EXERCISE BRIEF: Find the line with "1. PC=4 actual=T" in the records below. Copy it and every line after it, up to and including the line with "12. PC=4 actual=T".

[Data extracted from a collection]
# # #
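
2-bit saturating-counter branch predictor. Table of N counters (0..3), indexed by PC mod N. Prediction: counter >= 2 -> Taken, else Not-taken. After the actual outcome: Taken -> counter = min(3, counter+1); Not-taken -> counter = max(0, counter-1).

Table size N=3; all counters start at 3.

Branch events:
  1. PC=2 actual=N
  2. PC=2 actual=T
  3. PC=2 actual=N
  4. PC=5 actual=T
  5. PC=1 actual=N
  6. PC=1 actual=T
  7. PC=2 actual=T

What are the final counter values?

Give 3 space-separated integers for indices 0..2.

Answer: 3 3 3

Derivation:
Ev 1: PC=2 idx=2 pred=T actual=N -> ctr[2]=2
Ev 2: PC=2 idx=2 pred=T actual=T -> ctr[2]=3
Ev 3: PC=2 idx=2 pred=T actual=N -> ctr[2]=2
Ev 4: PC=5 idx=2 pred=T actual=T -> ctr[2]=3
Ev 5: PC=1 idx=1 pred=T actual=N -> ctr[1]=2
Ev 6: PC=1 idx=1 pred=T actual=T -> ctr[1]=3
Ev 7: PC=2 idx=2 pred=T actual=T -> ctr[2]=3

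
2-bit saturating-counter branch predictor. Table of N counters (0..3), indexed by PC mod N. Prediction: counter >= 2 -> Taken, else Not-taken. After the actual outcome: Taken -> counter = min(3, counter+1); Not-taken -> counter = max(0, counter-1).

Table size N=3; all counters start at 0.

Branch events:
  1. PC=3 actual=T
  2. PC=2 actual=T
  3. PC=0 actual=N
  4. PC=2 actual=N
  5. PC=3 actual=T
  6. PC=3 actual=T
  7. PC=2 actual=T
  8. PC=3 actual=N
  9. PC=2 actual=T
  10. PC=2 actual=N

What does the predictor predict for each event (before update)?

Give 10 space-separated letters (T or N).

Ev 1: PC=3 idx=0 pred=N actual=T -> ctr[0]=1
Ev 2: PC=2 idx=2 pred=N actual=T -> ctr[2]=1
Ev 3: PC=0 idx=0 pred=N actual=N -> ctr[0]=0
Ev 4: PC=2 idx=2 pred=N actual=N -> ctr[2]=0
Ev 5: PC=3 idx=0 pred=N actual=T -> ctr[0]=1
Ev 6: PC=3 idx=0 pred=N actual=T -> ctr[0]=2
Ev 7: PC=2 idx=2 pred=N actual=T -> ctr[2]=1
Ev 8: PC=3 idx=0 pred=T actual=N -> ctr[0]=1
Ev 9: PC=2 idx=2 pred=N actual=T -> ctr[2]=2
Ev 10: PC=2 idx=2 pred=T actual=N -> ctr[2]=1

Answer: N N N N N N N T N T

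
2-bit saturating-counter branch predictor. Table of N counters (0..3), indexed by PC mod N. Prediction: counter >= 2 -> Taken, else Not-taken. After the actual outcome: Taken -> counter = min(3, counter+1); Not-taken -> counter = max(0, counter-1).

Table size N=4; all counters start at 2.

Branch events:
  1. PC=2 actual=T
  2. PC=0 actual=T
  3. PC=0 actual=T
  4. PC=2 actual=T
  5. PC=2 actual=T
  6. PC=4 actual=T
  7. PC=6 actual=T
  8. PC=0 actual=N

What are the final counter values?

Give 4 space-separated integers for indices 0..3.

Ev 1: PC=2 idx=2 pred=T actual=T -> ctr[2]=3
Ev 2: PC=0 idx=0 pred=T actual=T -> ctr[0]=3
Ev 3: PC=0 idx=0 pred=T actual=T -> ctr[0]=3
Ev 4: PC=2 idx=2 pred=T actual=T -> ctr[2]=3
Ev 5: PC=2 idx=2 pred=T actual=T -> ctr[2]=3
Ev 6: PC=4 idx=0 pred=T actual=T -> ctr[0]=3
Ev 7: PC=6 idx=2 pred=T actual=T -> ctr[2]=3
Ev 8: PC=0 idx=0 pred=T actual=N -> ctr[0]=2

Answer: 2 2 3 2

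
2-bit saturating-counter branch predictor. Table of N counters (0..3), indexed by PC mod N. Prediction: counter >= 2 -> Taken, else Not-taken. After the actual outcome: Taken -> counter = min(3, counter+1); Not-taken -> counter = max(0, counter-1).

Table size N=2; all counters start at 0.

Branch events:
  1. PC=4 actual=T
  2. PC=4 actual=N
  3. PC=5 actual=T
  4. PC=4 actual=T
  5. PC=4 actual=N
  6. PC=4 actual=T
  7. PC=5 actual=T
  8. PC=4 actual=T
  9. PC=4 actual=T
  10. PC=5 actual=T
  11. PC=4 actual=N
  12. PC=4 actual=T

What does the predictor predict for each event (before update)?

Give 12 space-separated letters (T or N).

Ev 1: PC=4 idx=0 pred=N actual=T -> ctr[0]=1
Ev 2: PC=4 idx=0 pred=N actual=N -> ctr[0]=0
Ev 3: PC=5 idx=1 pred=N actual=T -> ctr[1]=1
Ev 4: PC=4 idx=0 pred=N actual=T -> ctr[0]=1
Ev 5: PC=4 idx=0 pred=N actual=N -> ctr[0]=0
Ev 6: PC=4 idx=0 pred=N actual=T -> ctr[0]=1
Ev 7: PC=5 idx=1 pred=N actual=T -> ctr[1]=2
Ev 8: PC=4 idx=0 pred=N actual=T -> ctr[0]=2
Ev 9: PC=4 idx=0 pred=T actual=T -> ctr[0]=3
Ev 10: PC=5 idx=1 pred=T actual=T -> ctr[1]=3
Ev 11: PC=4 idx=0 pred=T actual=N -> ctr[0]=2
Ev 12: PC=4 idx=0 pred=T actual=T -> ctr[0]=3

Answer: N N N N N N N N T T T T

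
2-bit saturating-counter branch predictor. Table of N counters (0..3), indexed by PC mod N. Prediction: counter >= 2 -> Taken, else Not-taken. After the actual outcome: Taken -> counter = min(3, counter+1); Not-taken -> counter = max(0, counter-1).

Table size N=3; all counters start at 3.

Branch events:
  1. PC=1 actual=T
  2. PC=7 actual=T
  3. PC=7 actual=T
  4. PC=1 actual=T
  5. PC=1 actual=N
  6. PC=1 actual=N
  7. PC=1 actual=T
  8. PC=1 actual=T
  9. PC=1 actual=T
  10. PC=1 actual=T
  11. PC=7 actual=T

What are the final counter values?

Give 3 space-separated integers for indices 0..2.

Ev 1: PC=1 idx=1 pred=T actual=T -> ctr[1]=3
Ev 2: PC=7 idx=1 pred=T actual=T -> ctr[1]=3
Ev 3: PC=7 idx=1 pred=T actual=T -> ctr[1]=3
Ev 4: PC=1 idx=1 pred=T actual=T -> ctr[1]=3
Ev 5: PC=1 idx=1 pred=T actual=N -> ctr[1]=2
Ev 6: PC=1 idx=1 pred=T actual=N -> ctr[1]=1
Ev 7: PC=1 idx=1 pred=N actual=T -> ctr[1]=2
Ev 8: PC=1 idx=1 pred=T actual=T -> ctr[1]=3
Ev 9: PC=1 idx=1 pred=T actual=T -> ctr[1]=3
Ev 10: PC=1 idx=1 pred=T actual=T -> ctr[1]=3
Ev 11: PC=7 idx=1 pred=T actual=T -> ctr[1]=3

Answer: 3 3 3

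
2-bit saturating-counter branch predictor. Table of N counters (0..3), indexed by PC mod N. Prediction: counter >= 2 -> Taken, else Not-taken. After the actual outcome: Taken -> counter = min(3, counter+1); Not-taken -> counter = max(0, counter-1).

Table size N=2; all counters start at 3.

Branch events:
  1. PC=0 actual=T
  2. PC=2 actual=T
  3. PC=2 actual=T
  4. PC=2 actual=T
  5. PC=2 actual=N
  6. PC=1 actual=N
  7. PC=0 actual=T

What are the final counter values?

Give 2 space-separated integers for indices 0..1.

Answer: 3 2

Derivation:
Ev 1: PC=0 idx=0 pred=T actual=T -> ctr[0]=3
Ev 2: PC=2 idx=0 pred=T actual=T -> ctr[0]=3
Ev 3: PC=2 idx=0 pred=T actual=T -> ctr[0]=3
Ev 4: PC=2 idx=0 pred=T actual=T -> ctr[0]=3
Ev 5: PC=2 idx=0 pred=T actual=N -> ctr[0]=2
Ev 6: PC=1 idx=1 pred=T actual=N -> ctr[1]=2
Ev 7: PC=0 idx=0 pred=T actual=T -> ctr[0]=3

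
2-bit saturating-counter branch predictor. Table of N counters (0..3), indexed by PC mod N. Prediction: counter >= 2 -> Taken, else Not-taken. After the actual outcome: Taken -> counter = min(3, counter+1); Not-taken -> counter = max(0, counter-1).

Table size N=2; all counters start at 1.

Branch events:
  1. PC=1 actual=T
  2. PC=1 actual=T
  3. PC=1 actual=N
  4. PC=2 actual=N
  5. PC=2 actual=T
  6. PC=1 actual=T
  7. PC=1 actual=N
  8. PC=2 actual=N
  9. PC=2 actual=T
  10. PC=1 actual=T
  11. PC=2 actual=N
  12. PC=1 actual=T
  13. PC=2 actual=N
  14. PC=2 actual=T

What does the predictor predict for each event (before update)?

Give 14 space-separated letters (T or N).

Answer: N T T N N T T N N T N T N N

Derivation:
Ev 1: PC=1 idx=1 pred=N actual=T -> ctr[1]=2
Ev 2: PC=1 idx=1 pred=T actual=T -> ctr[1]=3
Ev 3: PC=1 idx=1 pred=T actual=N -> ctr[1]=2
Ev 4: PC=2 idx=0 pred=N actual=N -> ctr[0]=0
Ev 5: PC=2 idx=0 pred=N actual=T -> ctr[0]=1
Ev 6: PC=1 idx=1 pred=T actual=T -> ctr[1]=3
Ev 7: PC=1 idx=1 pred=T actual=N -> ctr[1]=2
Ev 8: PC=2 idx=0 pred=N actual=N -> ctr[0]=0
Ev 9: PC=2 idx=0 pred=N actual=T -> ctr[0]=1
Ev 10: PC=1 idx=1 pred=T actual=T -> ctr[1]=3
Ev 11: PC=2 idx=0 pred=N actual=N -> ctr[0]=0
Ev 12: PC=1 idx=1 pred=T actual=T -> ctr[1]=3
Ev 13: PC=2 idx=0 pred=N actual=N -> ctr[0]=0
Ev 14: PC=2 idx=0 pred=N actual=T -> ctr[0]=1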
# # #
TASK SOLUTION:
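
  1. PC=4 actual=T
  2. PC=4 actual=N
  3. PC=5 actual=T
  4. PC=4 actual=T
  5. PC=4 actual=N
  6. PC=4 actual=T
  7. PC=5 actual=T
  8. PC=4 actual=T
  9. PC=4 actual=T
  10. PC=5 actual=T
  11. PC=4 actual=N
  12. PC=4 actual=T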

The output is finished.